## WORK TO BE COMPLETED
All the entries, exactly as they read, must be written out again.

(DATASET CONTENT begins)

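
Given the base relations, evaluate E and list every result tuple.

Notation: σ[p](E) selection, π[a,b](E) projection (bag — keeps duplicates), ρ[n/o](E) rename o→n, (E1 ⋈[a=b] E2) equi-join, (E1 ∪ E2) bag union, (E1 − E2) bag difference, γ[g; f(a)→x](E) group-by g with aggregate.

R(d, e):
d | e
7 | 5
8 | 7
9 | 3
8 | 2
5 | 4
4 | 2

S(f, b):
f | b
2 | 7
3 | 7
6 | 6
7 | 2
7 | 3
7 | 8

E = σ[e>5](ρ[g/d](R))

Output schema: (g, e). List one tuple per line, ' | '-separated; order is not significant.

Row counts bottom-up:
  R → 6
  ρ[g/d](R) → 6
  σ[e>5](ρ[g/d](R)) → 1

== RESULT ==
g | e
8 | 7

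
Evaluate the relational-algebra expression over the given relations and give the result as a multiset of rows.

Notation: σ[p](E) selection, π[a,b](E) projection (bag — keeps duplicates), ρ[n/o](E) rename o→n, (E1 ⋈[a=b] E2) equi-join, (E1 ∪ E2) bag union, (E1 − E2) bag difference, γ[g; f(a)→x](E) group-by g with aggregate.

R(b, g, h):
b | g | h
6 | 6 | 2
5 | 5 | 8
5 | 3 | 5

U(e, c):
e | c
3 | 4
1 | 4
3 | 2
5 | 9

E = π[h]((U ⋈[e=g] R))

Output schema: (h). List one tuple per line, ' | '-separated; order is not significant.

Stepwise |·|:
  U → 4
  R → 3
  (U ⋈[e=g] R) → 3
  π[h]((U ⋈[e=g] R)) → 3

== RESULT ==
h
5
5
8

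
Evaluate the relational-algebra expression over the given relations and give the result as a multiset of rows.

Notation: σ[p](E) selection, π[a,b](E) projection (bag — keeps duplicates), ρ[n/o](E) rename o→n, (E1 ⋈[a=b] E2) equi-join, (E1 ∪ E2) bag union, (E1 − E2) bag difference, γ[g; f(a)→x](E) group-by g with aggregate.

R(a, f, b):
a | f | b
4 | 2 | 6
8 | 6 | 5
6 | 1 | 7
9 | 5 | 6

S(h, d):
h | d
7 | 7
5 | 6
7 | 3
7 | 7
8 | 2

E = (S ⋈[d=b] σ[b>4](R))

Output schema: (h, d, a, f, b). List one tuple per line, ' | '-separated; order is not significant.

Subexpression sizes:
  S → 5
  R → 4
  σ[b>4](R) → 4
  (S ⋈[d=b] σ[b>4](R)) → 4

== RESULT ==
h | d | a | f | b
5 | 6 | 4 | 2 | 6
5 | 6 | 9 | 5 | 6
7 | 7 | 6 | 1 | 7
7 | 7 | 6 | 1 | 7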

(DATASET CONTENT ends)

## TASK RESPONSE
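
Given the base relations, evaluate E and list every result tuple.

Notation: σ[p](E) selection, π[a,b](E) projection (bag — keeps duplicates), ρ[n/o](E) rename o→n, (E1 ⋈[a=b] E2) equi-join, (E1 ∪ E2) bag union, (E1 − E2) bag difference, γ[g; f(a)→x](E) group-by g with aggregate.

R(d, e):
d | e
7 | 5
8 | 7
9 | 3
8 | 2
5 | 4
4 | 2

S(f, b):
f | b
2 | 7
3 | 7
6 | 6
7 | 2
7 | 3
7 | 8

E = σ[e>5](ρ[g/d](R))

Output schema: (g, e). List one tuple per line, ' | '-separated; order is not significant.

Row counts bottom-up:
  R → 6
  ρ[g/d](R) → 6
  σ[e>5](ρ[g/d](R)) → 1

== RESULT ==
g | e
8 | 7

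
Evaluate the relational-algebra expression over the given relations and give the result as a multiset of rows.

Notation: σ[p](E) selection, π[a,b](E) projection (bag — keeps duplicates), ρ[n/o](E) rename o→n, (E1 ⋈[a=b] E2) equi-join, (E1 ∪ E2) bag union, (E1 − E2) bag difference, γ[g; f(a)→x](E) group-by g with aggregate.

R(b, g, h):
b | g | h
6 | 6 | 2
5 | 5 | 8
5 | 3 | 5

U(e, c):
e | c
3 | 4
1 | 4
3 | 2
5 | 9

E = π[h]((U ⋈[e=g] R))

Output schema: (h). List one tuple per line, ' | '-separated; order is not significant.

Stepwise |·|:
  U → 4
  R → 3
  (U ⋈[e=g] R) → 3
  π[h]((U ⋈[e=g] R)) → 3

== RESULT ==
h
5
5
8

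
Evaluate the relational-algebra expression over the given relations and give the result as a multiset of rows.

Notation: σ[p](E) selection, π[a,b](E) projection (bag — keeps duplicates), ρ[n/o](E) rename o→n, (E1 ⋈[a=b] E2) equi-join, (E1 ∪ E2) bag union, (E1 − E2) bag difference, γ[g; f(a)→x](E) group-by g with aggregate.

R(a, f, b):
a | f | b
4 | 2 | 6
8 | 6 | 5
6 | 1 | 7
9 | 5 | 6

S(h, d):
h | d
7 | 7
5 | 6
7 | 3
7 | 7
8 | 2

E = (S ⋈[d=b] σ[b>4](R))

Output schema: (h, d, a, f, b). List one tuple per line, ' | '-separated; order is not significant.

Subexpression sizes:
  S → 5
  R → 4
  σ[b>4](R) → 4
  (S ⋈[d=b] σ[b>4](R)) → 4

== RESULT ==
h | d | a | f | b
5 | 6 | 4 | 2 | 6
5 | 6 | 9 | 5 | 6
7 | 7 | 6 | 1 | 7
7 | 7 | 6 | 1 | 7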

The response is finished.